What is expected: With both ends included, transcribe exactly the records below from their first line to the line that contains "Each variable maps".

Stored data:
+ + + +

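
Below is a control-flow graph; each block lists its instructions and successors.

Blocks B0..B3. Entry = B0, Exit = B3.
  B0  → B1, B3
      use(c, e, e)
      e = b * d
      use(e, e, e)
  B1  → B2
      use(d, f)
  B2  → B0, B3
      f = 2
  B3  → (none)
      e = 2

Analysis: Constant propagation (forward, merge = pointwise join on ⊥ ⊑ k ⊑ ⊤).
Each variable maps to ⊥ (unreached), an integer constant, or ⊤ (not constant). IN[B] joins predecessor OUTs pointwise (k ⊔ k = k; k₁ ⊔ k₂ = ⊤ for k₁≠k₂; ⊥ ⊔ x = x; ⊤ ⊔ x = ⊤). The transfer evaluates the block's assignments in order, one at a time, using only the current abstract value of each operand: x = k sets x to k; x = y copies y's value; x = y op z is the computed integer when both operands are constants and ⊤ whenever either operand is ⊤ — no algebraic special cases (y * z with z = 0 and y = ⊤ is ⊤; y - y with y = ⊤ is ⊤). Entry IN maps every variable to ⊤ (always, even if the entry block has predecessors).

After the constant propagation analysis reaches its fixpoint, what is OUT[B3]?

Fixpoint table:
  B0: | IN=(all ⊤) | OUT=(all ⊤)
  B1: | IN=(all ⊤) | OUT=(all ⊤)
  B2: | IN=(all ⊤) | OUT={f:2; rest ⊤}
  B3: | IN=(all ⊤) | OUT={e:2; rest ⊤}

Merge at B3: IN[B3] = OUT[B0] ⊔ OUT[B2] = {a: ⊤, b: ⊤, c: ⊤, d: ⊤, e: ⊤, f: ⊤}
Applying B3's transfer function to that IN value gives OUT[B3] (row B3 above).

Answer: {a: ⊤, b: ⊤, c: ⊤, d: ⊤, e: 2, f: ⊤}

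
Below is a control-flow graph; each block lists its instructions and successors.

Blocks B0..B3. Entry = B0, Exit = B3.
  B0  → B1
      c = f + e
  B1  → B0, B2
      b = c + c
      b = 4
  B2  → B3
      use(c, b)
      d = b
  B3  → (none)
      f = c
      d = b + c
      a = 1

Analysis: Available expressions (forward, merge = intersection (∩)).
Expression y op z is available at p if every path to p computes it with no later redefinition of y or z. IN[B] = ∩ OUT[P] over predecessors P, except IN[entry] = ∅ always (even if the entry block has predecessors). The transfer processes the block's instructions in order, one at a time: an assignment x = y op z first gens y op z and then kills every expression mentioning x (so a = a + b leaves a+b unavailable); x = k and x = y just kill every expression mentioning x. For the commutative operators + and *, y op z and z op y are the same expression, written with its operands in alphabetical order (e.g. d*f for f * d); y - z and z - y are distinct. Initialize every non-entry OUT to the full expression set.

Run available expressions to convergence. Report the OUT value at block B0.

Answer: {e+f}

Derivation:
Per-block solution:
  B0:   IN={}   OUT={e+f}
  B1:   IN={e+f}   OUT={c+c, e+f}
  B2:   IN={c+c, e+f}   OUT={c+c, e+f}
  B3:   IN={c+c, e+f}   OUT={b+c, c+c}

Merge at B0 (entry node, so the boundary value {} is joined with the incoming edge(s)): IN[B0] = {} ∩ OUT[B1] = {}
Applying B0's transfer function to that IN value gives OUT[B0] (row B0 above).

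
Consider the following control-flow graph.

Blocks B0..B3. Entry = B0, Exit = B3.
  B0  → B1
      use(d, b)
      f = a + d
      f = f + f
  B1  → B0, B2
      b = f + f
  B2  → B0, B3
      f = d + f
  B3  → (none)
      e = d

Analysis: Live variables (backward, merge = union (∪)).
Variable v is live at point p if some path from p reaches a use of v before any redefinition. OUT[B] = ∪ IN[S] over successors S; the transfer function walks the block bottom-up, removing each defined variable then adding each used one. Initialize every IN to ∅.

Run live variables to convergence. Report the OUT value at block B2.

Per-block solution:
  B0: | IN={a, b, d} | OUT={a, d, f}
  B1: | IN={a, d, f} | OUT={a, b, d, f}
  B2: | IN={a, b, d, f} | OUT={a, b, d}
  B3: | IN={d} | OUT={}

Merge at B2: OUT[B2] = IN[B0] ⊔ IN[B3] = {a, b, d}

Answer: {a, b, d}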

+ + + +

Task solution:
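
Below is a control-flow graph; each block lists its instructions and successors.

Blocks B0..B3. Entry = B0, Exit = B3.
  B0  → B1, B3
      use(c, e, e)
      e = b * d
      use(e, e, e)
  B1  → B2
      use(d, f)
  B2  → B0, B3
      f = 2
  B3  → (none)
      e = 2

Analysis: Constant propagation (forward, merge = pointwise join on ⊥ ⊑ k ⊑ ⊤).
Each variable maps to ⊥ (unreached), an integer constant, or ⊤ (not constant). IN[B] joins predecessor OUTs pointwise (k ⊔ k = k; k₁ ⊔ k₂ = ⊤ for k₁≠k₂; ⊥ ⊔ x = x; ⊤ ⊔ x = ⊤). The transfer evaluates the block's assignments in order, one at a time, using only the current abstract value of each operand: x = k sets x to k; x = y copies y's value; x = y op z is the computed integer when both operands are constants and ⊤ whenever either operand is ⊤ — no algebraic special cases (y * z with z = 0 and y = ⊤ is ⊤; y - y with y = ⊤ is ⊤). Entry IN maps every variable to ⊤ (always, even if the entry block has predecessors).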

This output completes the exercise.